SOURCE MATERIAL
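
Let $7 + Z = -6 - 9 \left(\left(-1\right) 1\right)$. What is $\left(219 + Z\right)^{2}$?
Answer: $46225$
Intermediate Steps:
$Z = -4$ ($Z = -7 - \left(6 + 9 \left(\left(-1\right) 1\right)\right) = -7 - -3 = -7 + \left(-6 + 9\right) = -7 + 3 = -4$)
$\left(219 + Z\right)^{2} = \left(219 - 4\right)^{2} = 215^{2} = 46225$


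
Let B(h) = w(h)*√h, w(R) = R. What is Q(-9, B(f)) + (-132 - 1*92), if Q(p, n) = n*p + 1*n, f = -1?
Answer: -224 + 8*I ≈ -224.0 + 8.0*I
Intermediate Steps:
B(h) = h^(3/2) (B(h) = h*√h = h^(3/2))
Q(p, n) = n + n*p (Q(p, n) = n*p + n = n + n*p)
Q(-9, B(f)) + (-132 - 1*92) = (-1)^(3/2)*(1 - 9) + (-132 - 1*92) = -I*(-8) + (-132 - 92) = 8*I - 224 = -224 + 8*I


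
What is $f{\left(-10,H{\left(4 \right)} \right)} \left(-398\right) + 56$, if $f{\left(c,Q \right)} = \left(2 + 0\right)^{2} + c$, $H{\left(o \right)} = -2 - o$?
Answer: $2444$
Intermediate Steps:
$f{\left(c,Q \right)} = 4 + c$ ($f{\left(c,Q \right)} = 2^{2} + c = 4 + c$)
$f{\left(-10,H{\left(4 \right)} \right)} \left(-398\right) + 56 = \left(4 - 10\right) \left(-398\right) + 56 = \left(-6\right) \left(-398\right) + 56 = 2388 + 56 = 2444$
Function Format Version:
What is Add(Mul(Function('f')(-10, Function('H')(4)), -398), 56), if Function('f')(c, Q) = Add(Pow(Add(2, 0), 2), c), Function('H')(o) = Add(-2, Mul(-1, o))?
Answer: 2444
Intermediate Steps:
Function('f')(c, Q) = Add(4, c) (Function('f')(c, Q) = Add(Pow(2, 2), c) = Add(4, c))
Add(Mul(Function('f')(-10, Function('H')(4)), -398), 56) = Add(Mul(Add(4, -10), -398), 56) = Add(Mul(-6, -398), 56) = Add(2388, 56) = 2444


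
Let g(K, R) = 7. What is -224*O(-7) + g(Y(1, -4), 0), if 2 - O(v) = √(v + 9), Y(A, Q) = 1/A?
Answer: -441 + 224*√2 ≈ -124.22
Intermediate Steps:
O(v) = 2 - √(9 + v) (O(v) = 2 - √(v + 9) = 2 - √(9 + v))
-224*O(-7) + g(Y(1, -4), 0) = -224*(2 - √(9 - 7)) + 7 = -224*(2 - √2) + 7 = (-448 + 224*√2) + 7 = -441 + 224*√2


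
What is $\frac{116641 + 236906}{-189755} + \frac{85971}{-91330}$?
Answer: $- \frac{9720574923}{3466064830} \approx -2.8045$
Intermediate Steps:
$\frac{116641 + 236906}{-189755} + \frac{85971}{-91330} = 353547 \left(- \frac{1}{189755}\right) + 85971 \left(- \frac{1}{91330}\right) = - \frac{353547}{189755} - \frac{85971}{91330} = - \frac{9720574923}{3466064830}$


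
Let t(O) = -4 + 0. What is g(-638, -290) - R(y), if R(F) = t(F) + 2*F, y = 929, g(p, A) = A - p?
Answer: -1506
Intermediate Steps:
t(O) = -4
R(F) = -4 + 2*F
g(-638, -290) - R(y) = (-290 - 1*(-638)) - (-4 + 2*929) = (-290 + 638) - (-4 + 1858) = 348 - 1*1854 = 348 - 1854 = -1506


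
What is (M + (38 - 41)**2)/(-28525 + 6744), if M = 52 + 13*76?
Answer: -1049/21781 ≈ -0.048161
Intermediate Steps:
M = 1040 (M = 52 + 988 = 1040)
(M + (38 - 41)**2)/(-28525 + 6744) = (1040 + (38 - 41)**2)/(-28525 + 6744) = (1040 + (-3)**2)/(-21781) = (1040 + 9)*(-1/21781) = 1049*(-1/21781) = -1049/21781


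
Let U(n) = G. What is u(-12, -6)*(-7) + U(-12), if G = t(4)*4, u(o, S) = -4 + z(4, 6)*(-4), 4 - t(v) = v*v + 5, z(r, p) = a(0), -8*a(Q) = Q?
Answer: -40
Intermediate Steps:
a(Q) = -Q/8
z(r, p) = 0 (z(r, p) = -1/8*0 = 0)
t(v) = -1 - v**2 (t(v) = 4 - (v*v + 5) = 4 - (v**2 + 5) = 4 - (5 + v**2) = 4 + (-5 - v**2) = -1 - v**2)
u(o, S) = -4 (u(o, S) = -4 + 0*(-4) = -4 + 0 = -4)
G = -68 (G = (-1 - 1*4**2)*4 = (-1 - 1*16)*4 = (-1 - 16)*4 = -17*4 = -68)
U(n) = -68
u(-12, -6)*(-7) + U(-12) = -4*(-7) - 68 = 28 - 68 = -40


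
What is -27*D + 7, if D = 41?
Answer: -1100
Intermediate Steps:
-27*D + 7 = -27*41 + 7 = -1107 + 7 = -1100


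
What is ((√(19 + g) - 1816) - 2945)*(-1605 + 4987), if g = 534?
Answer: -16101702 + 3382*√553 ≈ -1.6022e+7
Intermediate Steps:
((√(19 + g) - 1816) - 2945)*(-1605 + 4987) = ((√(19 + 534) - 1816) - 2945)*(-1605 + 4987) = ((√553 - 1816) - 2945)*3382 = ((-1816 + √553) - 2945)*3382 = (-4761 + √553)*3382 = -16101702 + 3382*√553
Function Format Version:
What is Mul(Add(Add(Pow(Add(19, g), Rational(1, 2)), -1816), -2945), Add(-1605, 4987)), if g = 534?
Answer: Add(-16101702, Mul(3382, Pow(553, Rational(1, 2)))) ≈ -1.6022e+7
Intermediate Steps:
Mul(Add(Add(Pow(Add(19, g), Rational(1, 2)), -1816), -2945), Add(-1605, 4987)) = Mul(Add(Add(Pow(Add(19, 534), Rational(1, 2)), -1816), -2945), Add(-1605, 4987)) = Mul(Add(Add(Pow(553, Rational(1, 2)), -1816), -2945), 3382) = Mul(Add(Add(-1816, Pow(553, Rational(1, 2))), -2945), 3382) = Mul(Add(-4761, Pow(553, Rational(1, 2))), 3382) = Add(-16101702, Mul(3382, Pow(553, Rational(1, 2))))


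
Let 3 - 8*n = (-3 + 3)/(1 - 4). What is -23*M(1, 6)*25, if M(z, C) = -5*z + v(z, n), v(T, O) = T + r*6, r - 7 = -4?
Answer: -8050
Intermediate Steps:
n = 3/8 (n = 3/8 - (-3 + 3)/(8*(1 - 4)) = 3/8 - 0/(-3) = 3/8 - 0*(-1)/3 = 3/8 - 1/8*0 = 3/8 + 0 = 3/8 ≈ 0.37500)
r = 3 (r = 7 - 4 = 3)
v(T, O) = 18 + T (v(T, O) = T + 3*6 = T + 18 = 18 + T)
M(z, C) = 18 - 4*z (M(z, C) = -5*z + (18 + z) = 18 - 4*z)
-23*M(1, 6)*25 = -23*(18 - 4*1)*25 = -23*(18 - 4)*25 = -23*14*25 = -322*25 = -8050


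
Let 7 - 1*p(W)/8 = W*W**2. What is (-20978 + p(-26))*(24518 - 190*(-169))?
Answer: 6777578808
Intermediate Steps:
p(W) = 56 - 8*W**3 (p(W) = 56 - 8*W*W**2 = 56 - 8*W**3)
(-20978 + p(-26))*(24518 - 190*(-169)) = (-20978 + (56 - 8*(-26)**3))*(24518 - 190*(-169)) = (-20978 + (56 - 8*(-17576)))*(24518 + 32110) = (-20978 + (56 + 140608))*56628 = (-20978 + 140664)*56628 = 119686*56628 = 6777578808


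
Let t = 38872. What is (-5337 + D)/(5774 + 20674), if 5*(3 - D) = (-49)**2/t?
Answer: -54564139/270549120 ≈ -0.20168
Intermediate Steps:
D = 580679/194360 (D = 3 - (-49)**2/(5*38872) = 3 - 2401/(5*38872) = 3 - 1/5*2401/38872 = 3 - 2401/194360 = 580679/194360 ≈ 2.9876)
(-5337 + D)/(5774 + 20674) = (-5337 + 580679/194360)/(5774 + 20674) = -1036718641/194360/26448 = -1036718641/194360*1/26448 = -54564139/270549120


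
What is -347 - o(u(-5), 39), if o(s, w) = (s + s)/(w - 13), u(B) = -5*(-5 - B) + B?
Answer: -4506/13 ≈ -346.62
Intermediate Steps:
u(B) = 25 + 6*B (u(B) = (25 + 5*B) + B = 25 + 6*B)
o(s, w) = 2*s/(-13 + w) (o(s, w) = (2*s)/(-13 + w) = 2*s/(-13 + w))
-347 - o(u(-5), 39) = -347 - 2*(25 + 6*(-5))/(-13 + 39) = -347 - 2*(25 - 30)/26 = -347 - 2*(-5)/26 = -347 - 1*(-5/13) = -347 + 5/13 = -4506/13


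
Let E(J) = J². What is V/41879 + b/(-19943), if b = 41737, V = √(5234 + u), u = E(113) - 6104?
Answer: -41737/19943 + √11899/41879 ≈ -2.0902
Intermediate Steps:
u = 6665 (u = 113² - 6104 = 12769 - 6104 = 6665)
V = √11899 (V = √(5234 + 6665) = √11899 ≈ 109.08)
V/41879 + b/(-19943) = √11899/41879 + 41737/(-19943) = √11899*(1/41879) + 41737*(-1/19943) = √11899/41879 - 41737/19943 = -41737/19943 + √11899/41879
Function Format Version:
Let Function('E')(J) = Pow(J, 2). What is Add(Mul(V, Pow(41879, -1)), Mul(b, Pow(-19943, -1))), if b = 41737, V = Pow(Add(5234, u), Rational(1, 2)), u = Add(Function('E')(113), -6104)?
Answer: Add(Rational(-41737, 19943), Mul(Rational(1, 41879), Pow(11899, Rational(1, 2)))) ≈ -2.0902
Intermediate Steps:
u = 6665 (u = Add(Pow(113, 2), -6104) = Add(12769, -6104) = 6665)
V = Pow(11899, Rational(1, 2)) (V = Pow(Add(5234, 6665), Rational(1, 2)) = Pow(11899, Rational(1, 2)) ≈ 109.08)
Add(Mul(V, Pow(41879, -1)), Mul(b, Pow(-19943, -1))) = Add(Mul(Pow(11899, Rational(1, 2)), Pow(41879, -1)), Mul(41737, Pow(-19943, -1))) = Add(Mul(Pow(11899, Rational(1, 2)), Rational(1, 41879)), Mul(41737, Rational(-1, 19943))) = Add(Mul(Rational(1, 41879), Pow(11899, Rational(1, 2))), Rational(-41737, 19943)) = Add(Rational(-41737, 19943), Mul(Rational(1, 41879), Pow(11899, Rational(1, 2))))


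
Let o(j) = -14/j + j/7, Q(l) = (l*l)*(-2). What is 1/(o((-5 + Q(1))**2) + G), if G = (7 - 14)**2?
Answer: 7/390 ≈ 0.017949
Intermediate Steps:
Q(l) = -2*l**2 (Q(l) = l**2*(-2) = -2*l**2)
o(j) = -14/j + j/7 (o(j) = -14/j + j*(1/7) = -14/j + j/7)
G = 49 (G = (-7)**2 = 49)
1/(o((-5 + Q(1))**2) + G) = 1/((-14/(-5 - 2*1**2)**2 + (-5 - 2*1**2)**2/7) + 49) = 1/((-14/(-5 - 2*1)**2 + (-5 - 2*1)**2/7) + 49) = 1/((-14/(-5 - 2)**2 + (-5 - 2)**2/7) + 49) = 1/((-14/((-7)**2) + (1/7)*(-7)**2) + 49) = 1/((-14/49 + (1/7)*49) + 49) = 1/((-14*1/49 + 7) + 49) = 1/((-2/7 + 7) + 49) = 1/(47/7 + 49) = 1/(390/7) = 7/390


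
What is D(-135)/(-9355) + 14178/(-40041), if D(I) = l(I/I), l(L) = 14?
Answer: -44398588/124861185 ≈ -0.35558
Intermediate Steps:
D(I) = 14
D(-135)/(-9355) + 14178/(-40041) = 14/(-9355) + 14178/(-40041) = 14*(-1/9355) + 14178*(-1/40041) = -14/9355 - 4726/13347 = -44398588/124861185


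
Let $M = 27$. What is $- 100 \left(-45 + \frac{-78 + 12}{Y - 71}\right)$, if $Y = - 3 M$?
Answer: $\frac{84675}{19} \approx 4456.6$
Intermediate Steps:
$Y = -81$ ($Y = \left(-3\right) 27 = -81$)
$- 100 \left(-45 + \frac{-78 + 12}{Y - 71}\right) = - 100 \left(-45 + \frac{-78 + 12}{-81 - 71}\right) = - 100 \left(-45 - \frac{66}{-152}\right) = - 100 \left(-45 - - \frac{33}{76}\right) = - 100 \left(-45 + \frac{33}{76}\right) = \left(-100\right) \left(- \frac{3387}{76}\right) = \frac{84675}{19}$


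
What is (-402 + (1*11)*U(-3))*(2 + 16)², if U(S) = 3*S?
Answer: -162324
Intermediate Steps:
(-402 + (1*11)*U(-3))*(2 + 16)² = (-402 + (1*11)*(3*(-3)))*(2 + 16)² = (-402 + 11*(-9))*18² = (-402 - 99)*324 = -501*324 = -162324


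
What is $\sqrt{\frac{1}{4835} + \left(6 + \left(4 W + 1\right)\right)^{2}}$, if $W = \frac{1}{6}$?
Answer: $\frac{2 \sqrt{3091648885}}{14505} \approx 7.6667$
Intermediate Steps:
$W = \frac{1}{6} \approx 0.16667$
$\sqrt{\frac{1}{4835} + \left(6 + \left(4 W + 1\right)\right)^{2}} = \sqrt{\frac{1}{4835} + \left(6 + \left(4 \cdot \frac{1}{6} + 1\right)\right)^{2}} = \sqrt{\frac{1}{4835} + \left(6 + \left(\frac{2}{3} + 1\right)\right)^{2}} = \sqrt{\frac{1}{4835} + \left(6 + \frac{5}{3}\right)^{2}} = \sqrt{\frac{1}{4835} + \left(\frac{23}{3}\right)^{2}} = \sqrt{\frac{1}{4835} + \frac{529}{9}} = \sqrt{\frac{2557724}{43515}} = \frac{2 \sqrt{3091648885}}{14505}$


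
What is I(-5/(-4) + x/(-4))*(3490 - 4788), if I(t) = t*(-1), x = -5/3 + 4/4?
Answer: 11033/6 ≈ 1838.8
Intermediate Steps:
x = -2/3 (x = -5*1/3 + 4*(1/4) = -5/3 + 1 = -2/3 ≈ -0.66667)
I(t) = -t
I(-5/(-4) + x/(-4))*(3490 - 4788) = (-(-5/(-4) - 2/3/(-4)))*(3490 - 4788) = -(-5*(-1/4) - 2/3*(-1/4))*(-1298) = -(5/4 + 1/6)*(-1298) = -1*17/12*(-1298) = -17/12*(-1298) = 11033/6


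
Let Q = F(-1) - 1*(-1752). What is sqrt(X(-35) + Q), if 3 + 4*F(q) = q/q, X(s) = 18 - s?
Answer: 3*sqrt(802)/2 ≈ 42.479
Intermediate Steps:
F(q) = -1/2 (F(q) = -3/4 + (q/q)/4 = -3/4 + (1/4)*1 = -3/4 + 1/4 = -1/2)
Q = 3503/2 (Q = -1/2 - 1*(-1752) = -1/2 + 1752 = 3503/2 ≈ 1751.5)
sqrt(X(-35) + Q) = sqrt((18 - 1*(-35)) + 3503/2) = sqrt((18 + 35) + 3503/2) = sqrt(53 + 3503/2) = sqrt(3609/2) = 3*sqrt(802)/2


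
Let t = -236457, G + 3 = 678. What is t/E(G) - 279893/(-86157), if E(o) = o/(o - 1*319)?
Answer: -268607208847/2153925 ≈ -1.2471e+5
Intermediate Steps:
G = 675 (G = -3 + 678 = 675)
E(o) = o/(-319 + o) (E(o) = o/(o - 319) = o/(-319 + o))
t/E(G) - 279893/(-86157) = -236457/(675/(-319 + 675)) - 279893/(-86157) = -236457/(675/356) - 279893*(-1/86157) = -236457/(675*(1/356)) + 279893/86157 = -236457/675/356 + 279893/86157 = -236457*356/675 + 279893/86157 = -9353188/75 + 279893/86157 = -268607208847/2153925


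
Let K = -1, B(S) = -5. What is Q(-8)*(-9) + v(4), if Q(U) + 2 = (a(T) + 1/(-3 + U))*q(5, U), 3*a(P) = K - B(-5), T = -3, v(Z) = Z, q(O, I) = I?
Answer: 1226/11 ≈ 111.45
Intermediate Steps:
a(P) = 4/3 (a(P) = (-1 - 1*(-5))/3 = (-1 + 5)/3 = (1/3)*4 = 4/3)
Q(U) = -2 + U*(4/3 + 1/(-3 + U)) (Q(U) = -2 + (4/3 + 1/(-3 + U))*U = -2 + U*(4/3 + 1/(-3 + U)))
Q(-8)*(-9) + v(4) = ((18 - 15*(-8) + 4*(-8)**2)/(3*(-3 - 8)))*(-9) + 4 = ((1/3)*(18 + 120 + 4*64)/(-11))*(-9) + 4 = ((1/3)*(-1/11)*(18 + 120 + 256))*(-9) + 4 = ((1/3)*(-1/11)*394)*(-9) + 4 = -394/33*(-9) + 4 = 1182/11 + 4 = 1226/11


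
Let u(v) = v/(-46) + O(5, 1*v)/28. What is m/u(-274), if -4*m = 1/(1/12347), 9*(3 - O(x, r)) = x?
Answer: -17890803/35030 ≈ -510.73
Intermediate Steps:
O(x, r) = 3 - x/9
u(v) = 11/126 - v/46 (u(v) = v/(-46) + (3 - ⅑*5)/28 = v*(-1/46) + (3 - 5/9)*(1/28) = -v/46 + (22/9)*(1/28) = -v/46 + 11/126 = 11/126 - v/46)
m = -12347/4 (m = -1/(4*(1/12347)) = -1/(4*1/12347) = -¼*12347 = -12347/4 ≈ -3086.8)
m/u(-274) = -12347/(4*(11/126 - 1/46*(-274))) = -12347/(4*(11/126 + 137/23)) = -12347/(4*17515/2898) = -12347/4*2898/17515 = -17890803/35030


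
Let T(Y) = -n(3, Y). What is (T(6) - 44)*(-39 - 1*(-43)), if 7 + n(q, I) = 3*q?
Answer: -184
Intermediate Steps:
n(q, I) = -7 + 3*q
T(Y) = -2 (T(Y) = -(-7 + 3*3) = -(-7 + 9) = -1*2 = -2)
(T(6) - 44)*(-39 - 1*(-43)) = (-2 - 44)*(-39 - 1*(-43)) = -46*(-39 + 43) = -46*4 = -184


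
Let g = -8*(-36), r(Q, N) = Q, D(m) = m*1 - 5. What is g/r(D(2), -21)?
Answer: -96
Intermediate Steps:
D(m) = -5 + m (D(m) = m - 5 = -5 + m)
g = 288
g/r(D(2), -21) = 288/(-5 + 2) = 288/(-3) = 288*(-1/3) = -96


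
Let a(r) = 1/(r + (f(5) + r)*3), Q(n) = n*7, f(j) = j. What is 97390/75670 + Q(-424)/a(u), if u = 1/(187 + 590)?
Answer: -37405747843/839937 ≈ -44534.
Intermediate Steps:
Q(n) = 7*n
u = 1/777 ≈ 0.0012870
a(r) = 1/(15 + 4*r) (a(r) = 1/(r + (5 + r)*3) = 1/(r + (15 + 3*r)) = 1/(15 + 4*r))
97390/75670 + Q(-424)/a(u) = 97390/75670 + (7*(-424))/(1/(15 + 4*(1/777))) = 97390*(1/75670) - 2968/(1/(15 + 4/777)) = 9739/7567 - 2968/(1/(11659/777)) = 9739/7567 - 2968/777/11659 = 9739/7567 - 2968*11659/777 = 9739/7567 - 4943416/111 = -37405747843/839937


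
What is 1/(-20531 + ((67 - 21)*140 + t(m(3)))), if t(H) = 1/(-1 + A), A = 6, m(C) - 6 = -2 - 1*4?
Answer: -5/70454 ≈ -7.0968e-5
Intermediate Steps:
m(C) = 0 (m(C) = 6 + (-2 - 1*4) = 6 + (-2 - 4) = 6 - 6 = 0)
t(H) = 1/5 (t(H) = 1/(-1 + 6) = 1/5)
1/(-20531 + ((67 - 21)*140 + t(m(3)))) = 1/(-20531 + ((67 - 21)*140 + 1/5)) = 1/(-20531 + (46*140 + 1/5)) = 1/(-20531 + (6440 + 1/5)) = 1/(-20531 + 32201/5) = 1/(-70454/5) = -5/70454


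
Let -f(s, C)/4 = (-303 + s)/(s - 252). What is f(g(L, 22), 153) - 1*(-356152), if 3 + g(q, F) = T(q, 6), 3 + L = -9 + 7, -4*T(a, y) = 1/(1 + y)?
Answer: 2543247156/7141 ≈ 3.5615e+5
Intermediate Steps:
T(a, y) = -1/(4*(1 + y))
L = -5 (L = -3 + (-9 + 7) = -3 - 2 = -5)
g(q, F) = -85/28 (g(q, F) = -3 - 1/(4 + 4*6) = -3 - 1/(4 + 24) = -3 - 1/28 = -85/28)
f(s, C) = -4*(-303 + s)/(-252 + s) (f(s, C) = -4*(-303 + s)/(s - 252) = -4*(-303 + s)/(-252 + s))
f(g(L, 22), 153) - 1*(-356152) = 4*(303 - 1*(-85/28))/(-252 - 85/28) - 1*(-356152) = 4*(303 + 85/28)/(-7141/28) + 356152 = 4*(-28/7141)*(8569/28) + 356152 = -34276/7141 + 356152 = 2543247156/7141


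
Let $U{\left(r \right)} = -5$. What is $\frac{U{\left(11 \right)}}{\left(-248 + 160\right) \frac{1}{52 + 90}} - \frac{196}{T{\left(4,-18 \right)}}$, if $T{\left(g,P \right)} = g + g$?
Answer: $- \frac{723}{44} \approx -16.432$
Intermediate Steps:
$T{\left(g,P \right)} = 2 g$
$\frac{U{\left(11 \right)}}{\left(-248 + 160\right) \frac{1}{52 + 90}} - \frac{196}{T{\left(4,-18 \right)}} = - \frac{5}{\left(-248 + 160\right) \frac{1}{52 + 90}} - \frac{196}{2 \cdot 4} = - \frac{5}{\left(-88\right) \frac{1}{142}} - \frac{196}{8} = - \frac{5}{\left(-88\right) \frac{1}{142}} - \frac{49}{2} = - \frac{5}{- \frac{44}{71}} - \frac{49}{2} = \left(-5\right) \left(- \frac{71}{44}\right) - \frac{49}{2} = \frac{355}{44} - \frac{49}{2} = - \frac{723}{44}$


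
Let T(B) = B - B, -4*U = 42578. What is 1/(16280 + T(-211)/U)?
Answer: 1/16280 ≈ 6.1425e-5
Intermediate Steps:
U = -21289/2 (U = -¼*42578 = -21289/2 ≈ -10645.)
T(B) = 0
1/(16280 + T(-211)/U) = 1/(16280 + 0/(-21289/2)) = 1/(16280 + 0*(-2/21289)) = 1/(16280 + 0) = 1/16280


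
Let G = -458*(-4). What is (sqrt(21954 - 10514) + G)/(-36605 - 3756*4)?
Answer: -1832/51629 - 4*sqrt(715)/51629 ≈ -0.037556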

EXERCISE DIRECTIONS
Among the entries above, locate the lines containing "Answer: -40" and "Answer: -8050", and transcribe exactly those two lines and all lines between.

PROBLEM SOLUTION
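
Answer: -40
Intermediate Steps:
a(Q) = -Q/8
z(r, p) = 0 (z(r, p) = -1/8*0 = 0)
t(v) = -1 - v**2 (t(v) = 4 - (v*v + 5) = 4 - (v**2 + 5) = 4 - (5 + v**2) = 4 + (-5 - v**2) = -1 - v**2)
u(o, S) = -4 (u(o, S) = -4 + 0*(-4) = -4 + 0 = -4)
G = -68 (G = (-1 - 1*4**2)*4 = (-1 - 1*16)*4 = (-1 - 16)*4 = -17*4 = -68)
U(n) = -68
u(-12, -6)*(-7) + U(-12) = -4*(-7) - 68 = 28 - 68 = -40


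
What is -27*D + 7, if D = 41?
Answer: -1100
Intermediate Steps:
-27*D + 7 = -27*41 + 7 = -1107 + 7 = -1100


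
What is ((√(19 + g) - 1816) - 2945)*(-1605 + 4987), if g = 534?
Answer: -16101702 + 3382*√553 ≈ -1.6022e+7
Intermediate Steps:
((√(19 + g) - 1816) - 2945)*(-1605 + 4987) = ((√(19 + 534) - 1816) - 2945)*(-1605 + 4987) = ((√553 - 1816) - 2945)*3382 = ((-1816 + √553) - 2945)*3382 = (-4761 + √553)*3382 = -16101702 + 3382*√553
Function Format Version:
What is Mul(Add(Add(Pow(Add(19, g), Rational(1, 2)), -1816), -2945), Add(-1605, 4987)), if g = 534?
Answer: Add(-16101702, Mul(3382, Pow(553, Rational(1, 2)))) ≈ -1.6022e+7
Intermediate Steps:
Mul(Add(Add(Pow(Add(19, g), Rational(1, 2)), -1816), -2945), Add(-1605, 4987)) = Mul(Add(Add(Pow(Add(19, 534), Rational(1, 2)), -1816), -2945), Add(-1605, 4987)) = Mul(Add(Add(Pow(553, Rational(1, 2)), -1816), -2945), 3382) = Mul(Add(Add(-1816, Pow(553, Rational(1, 2))), -2945), 3382) = Mul(Add(-4761, Pow(553, Rational(1, 2))), 3382) = Add(-16101702, Mul(3382, Pow(553, Rational(1, 2))))


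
Let 3 - 8*n = (-3 + 3)/(1 - 4). What is -23*M(1, 6)*25, if M(z, C) = -5*z + v(z, n), v(T, O) = T + r*6, r - 7 = -4?
Answer: -8050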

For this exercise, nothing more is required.